The task: Provide an exact copy of the lines from the beginning of the records through the line that includes "A second-price sealed-bid", and of no others.
### Source records ###
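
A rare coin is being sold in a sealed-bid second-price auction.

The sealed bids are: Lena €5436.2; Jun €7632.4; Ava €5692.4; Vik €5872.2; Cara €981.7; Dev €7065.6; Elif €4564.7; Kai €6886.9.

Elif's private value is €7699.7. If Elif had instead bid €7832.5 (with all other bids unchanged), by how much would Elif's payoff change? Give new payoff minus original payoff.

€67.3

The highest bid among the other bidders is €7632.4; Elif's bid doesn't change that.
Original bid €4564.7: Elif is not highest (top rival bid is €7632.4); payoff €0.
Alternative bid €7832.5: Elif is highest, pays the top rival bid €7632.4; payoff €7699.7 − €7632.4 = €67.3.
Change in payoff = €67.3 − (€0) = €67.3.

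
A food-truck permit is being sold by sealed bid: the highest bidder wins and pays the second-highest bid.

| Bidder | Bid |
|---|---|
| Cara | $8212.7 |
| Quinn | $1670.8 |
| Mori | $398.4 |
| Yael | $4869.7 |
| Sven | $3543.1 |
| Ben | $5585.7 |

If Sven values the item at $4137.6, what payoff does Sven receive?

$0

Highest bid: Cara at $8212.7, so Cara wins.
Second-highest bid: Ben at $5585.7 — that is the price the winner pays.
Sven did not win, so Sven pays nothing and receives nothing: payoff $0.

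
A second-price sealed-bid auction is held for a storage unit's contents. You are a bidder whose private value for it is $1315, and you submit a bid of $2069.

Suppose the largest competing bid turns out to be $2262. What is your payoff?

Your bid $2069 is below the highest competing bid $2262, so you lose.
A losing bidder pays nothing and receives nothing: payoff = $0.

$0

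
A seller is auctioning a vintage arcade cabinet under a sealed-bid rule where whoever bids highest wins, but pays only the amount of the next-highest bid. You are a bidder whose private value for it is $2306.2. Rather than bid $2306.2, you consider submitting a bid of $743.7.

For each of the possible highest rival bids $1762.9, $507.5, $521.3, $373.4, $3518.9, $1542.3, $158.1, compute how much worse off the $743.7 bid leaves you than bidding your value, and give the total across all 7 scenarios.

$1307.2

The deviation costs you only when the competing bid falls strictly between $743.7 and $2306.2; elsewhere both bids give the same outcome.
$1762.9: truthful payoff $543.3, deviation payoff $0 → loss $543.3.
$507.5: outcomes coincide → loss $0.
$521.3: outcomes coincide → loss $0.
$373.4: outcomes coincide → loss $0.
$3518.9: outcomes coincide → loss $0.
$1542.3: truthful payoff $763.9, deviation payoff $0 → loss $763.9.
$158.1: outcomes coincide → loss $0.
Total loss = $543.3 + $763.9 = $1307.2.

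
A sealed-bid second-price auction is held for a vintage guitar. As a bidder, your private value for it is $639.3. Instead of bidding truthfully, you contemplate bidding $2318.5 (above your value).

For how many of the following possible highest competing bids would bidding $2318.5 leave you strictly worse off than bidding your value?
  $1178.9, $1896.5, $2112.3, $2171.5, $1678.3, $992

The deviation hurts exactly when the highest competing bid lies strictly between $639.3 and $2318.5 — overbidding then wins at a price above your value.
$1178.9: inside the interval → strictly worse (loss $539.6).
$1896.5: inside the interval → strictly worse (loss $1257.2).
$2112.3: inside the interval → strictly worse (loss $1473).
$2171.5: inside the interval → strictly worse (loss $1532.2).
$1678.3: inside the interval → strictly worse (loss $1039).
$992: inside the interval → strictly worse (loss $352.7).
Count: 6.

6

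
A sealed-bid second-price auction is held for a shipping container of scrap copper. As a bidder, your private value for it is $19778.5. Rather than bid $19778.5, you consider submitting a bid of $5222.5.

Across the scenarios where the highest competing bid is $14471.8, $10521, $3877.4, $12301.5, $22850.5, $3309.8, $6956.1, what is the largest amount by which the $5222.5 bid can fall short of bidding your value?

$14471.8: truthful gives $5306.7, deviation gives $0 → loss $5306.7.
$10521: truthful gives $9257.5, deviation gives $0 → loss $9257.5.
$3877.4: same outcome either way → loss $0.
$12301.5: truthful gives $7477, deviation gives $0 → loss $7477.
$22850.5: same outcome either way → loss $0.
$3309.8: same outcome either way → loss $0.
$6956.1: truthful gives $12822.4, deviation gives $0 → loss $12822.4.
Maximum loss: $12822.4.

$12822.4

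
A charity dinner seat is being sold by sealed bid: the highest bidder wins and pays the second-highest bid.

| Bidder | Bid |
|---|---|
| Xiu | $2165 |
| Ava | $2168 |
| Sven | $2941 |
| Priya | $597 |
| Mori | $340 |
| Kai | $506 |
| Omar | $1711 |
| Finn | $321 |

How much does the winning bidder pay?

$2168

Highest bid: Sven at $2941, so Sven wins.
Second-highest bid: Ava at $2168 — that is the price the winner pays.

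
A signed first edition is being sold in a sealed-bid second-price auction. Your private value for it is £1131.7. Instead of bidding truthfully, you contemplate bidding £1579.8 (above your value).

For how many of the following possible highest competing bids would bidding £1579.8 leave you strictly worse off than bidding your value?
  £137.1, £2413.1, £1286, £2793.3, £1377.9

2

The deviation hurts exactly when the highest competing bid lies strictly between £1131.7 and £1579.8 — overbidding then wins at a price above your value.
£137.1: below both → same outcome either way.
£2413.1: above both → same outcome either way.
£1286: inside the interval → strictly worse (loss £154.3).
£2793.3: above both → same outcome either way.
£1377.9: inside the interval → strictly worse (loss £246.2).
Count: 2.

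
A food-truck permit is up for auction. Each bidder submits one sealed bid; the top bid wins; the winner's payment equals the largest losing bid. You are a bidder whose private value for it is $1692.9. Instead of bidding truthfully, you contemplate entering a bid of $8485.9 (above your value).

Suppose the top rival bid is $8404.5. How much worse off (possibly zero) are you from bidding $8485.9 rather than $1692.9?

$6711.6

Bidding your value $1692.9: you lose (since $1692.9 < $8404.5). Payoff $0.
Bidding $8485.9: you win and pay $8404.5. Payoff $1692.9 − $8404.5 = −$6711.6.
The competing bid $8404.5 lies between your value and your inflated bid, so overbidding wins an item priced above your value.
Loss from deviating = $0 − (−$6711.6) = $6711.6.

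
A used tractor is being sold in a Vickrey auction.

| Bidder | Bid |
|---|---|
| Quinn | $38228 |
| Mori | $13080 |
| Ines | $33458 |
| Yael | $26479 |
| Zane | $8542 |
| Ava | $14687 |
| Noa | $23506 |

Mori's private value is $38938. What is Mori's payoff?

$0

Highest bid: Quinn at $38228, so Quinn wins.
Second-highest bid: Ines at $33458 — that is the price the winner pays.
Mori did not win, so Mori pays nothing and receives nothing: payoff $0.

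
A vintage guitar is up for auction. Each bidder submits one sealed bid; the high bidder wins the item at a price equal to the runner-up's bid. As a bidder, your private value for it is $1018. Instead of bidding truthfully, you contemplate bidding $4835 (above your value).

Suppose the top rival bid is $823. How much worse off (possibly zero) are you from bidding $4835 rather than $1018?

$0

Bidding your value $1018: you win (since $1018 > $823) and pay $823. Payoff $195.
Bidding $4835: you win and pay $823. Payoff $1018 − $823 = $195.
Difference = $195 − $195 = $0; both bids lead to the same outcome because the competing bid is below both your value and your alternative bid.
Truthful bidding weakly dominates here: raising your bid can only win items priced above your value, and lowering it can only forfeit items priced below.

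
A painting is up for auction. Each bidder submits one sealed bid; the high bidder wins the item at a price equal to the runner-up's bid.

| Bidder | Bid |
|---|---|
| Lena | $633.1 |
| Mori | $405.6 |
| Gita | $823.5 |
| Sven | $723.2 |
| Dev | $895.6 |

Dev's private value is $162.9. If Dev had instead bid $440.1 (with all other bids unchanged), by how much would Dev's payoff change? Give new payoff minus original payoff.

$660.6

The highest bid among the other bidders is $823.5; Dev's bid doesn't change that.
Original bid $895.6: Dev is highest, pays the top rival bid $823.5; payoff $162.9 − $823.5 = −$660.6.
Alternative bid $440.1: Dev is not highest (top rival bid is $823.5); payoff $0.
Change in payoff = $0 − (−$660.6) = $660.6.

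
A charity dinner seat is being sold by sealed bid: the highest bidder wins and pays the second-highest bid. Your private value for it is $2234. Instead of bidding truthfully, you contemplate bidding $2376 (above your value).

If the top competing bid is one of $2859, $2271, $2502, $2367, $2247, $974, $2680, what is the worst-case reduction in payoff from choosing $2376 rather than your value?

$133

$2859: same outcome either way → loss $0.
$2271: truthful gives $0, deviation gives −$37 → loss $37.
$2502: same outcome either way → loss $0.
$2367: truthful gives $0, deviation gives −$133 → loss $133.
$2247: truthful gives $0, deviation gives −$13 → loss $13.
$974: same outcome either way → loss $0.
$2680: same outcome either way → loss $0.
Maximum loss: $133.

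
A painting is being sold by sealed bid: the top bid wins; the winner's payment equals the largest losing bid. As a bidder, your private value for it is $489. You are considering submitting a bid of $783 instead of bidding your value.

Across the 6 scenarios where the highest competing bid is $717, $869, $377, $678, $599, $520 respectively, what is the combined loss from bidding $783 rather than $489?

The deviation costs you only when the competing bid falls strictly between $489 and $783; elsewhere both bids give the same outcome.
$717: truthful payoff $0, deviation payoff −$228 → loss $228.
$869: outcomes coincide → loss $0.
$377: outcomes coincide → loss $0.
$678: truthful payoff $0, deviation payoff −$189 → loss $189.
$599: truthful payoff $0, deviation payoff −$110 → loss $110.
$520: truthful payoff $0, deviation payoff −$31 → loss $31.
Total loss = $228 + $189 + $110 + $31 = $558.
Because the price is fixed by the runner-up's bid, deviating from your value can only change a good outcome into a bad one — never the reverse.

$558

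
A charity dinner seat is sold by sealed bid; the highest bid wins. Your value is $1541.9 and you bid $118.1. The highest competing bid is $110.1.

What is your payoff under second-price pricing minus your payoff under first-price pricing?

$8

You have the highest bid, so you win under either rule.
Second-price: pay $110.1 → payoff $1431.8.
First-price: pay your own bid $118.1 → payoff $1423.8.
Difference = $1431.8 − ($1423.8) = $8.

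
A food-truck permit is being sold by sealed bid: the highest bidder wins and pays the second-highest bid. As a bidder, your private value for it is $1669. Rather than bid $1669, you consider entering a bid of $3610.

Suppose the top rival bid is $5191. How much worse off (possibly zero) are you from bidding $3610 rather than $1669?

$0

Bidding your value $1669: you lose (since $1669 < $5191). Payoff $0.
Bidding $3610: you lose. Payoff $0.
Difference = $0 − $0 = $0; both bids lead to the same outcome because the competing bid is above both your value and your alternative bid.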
###
Result below:
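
A rare coin is being sold in a sealed-bid second-price auction.

The sealed bids are: Lena €5436.2; Jun €7632.4; Ava €5692.4; Vik €5872.2; Cara €981.7; Dev €7065.6; Elif €4564.7; Kai €6886.9.

Elif's private value is €7699.7. If Elif had instead bid €7832.5 (with all other bids unchanged), by how much would Elif's payoff change? Give new payoff minus original payoff.

€67.3

The highest bid among the other bidders is €7632.4; Elif's bid doesn't change that.
Original bid €4564.7: Elif is not highest (top rival bid is €7632.4); payoff €0.
Alternative bid €7832.5: Elif is highest, pays the top rival bid €7632.4; payoff €7699.7 − €7632.4 = €67.3.
Change in payoff = €67.3 − (€0) = €67.3.

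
A food-truck permit is being sold by sealed bid: the highest bidder wins and pays the second-highest bid.

| Bidder | Bid |
|---|---|
| Cara | $8212.7 |
| Quinn | $1670.8 |
| Mori | $398.4 |
| Yael | $4869.7 |
| Sven | $3543.1 |
| Ben | $5585.7 |

If Sven values the item at $4137.6, what payoff does Sven receive?

$0

Highest bid: Cara at $8212.7, so Cara wins.
Second-highest bid: Ben at $5585.7 — that is the price the winner pays.
Sven did not win, so Sven pays nothing and receives nothing: payoff $0.

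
A second-price sealed-bid auction is held for a storage unit's contents. You are a bidder whose private value for it is $1315, and you submit a bid of $2069.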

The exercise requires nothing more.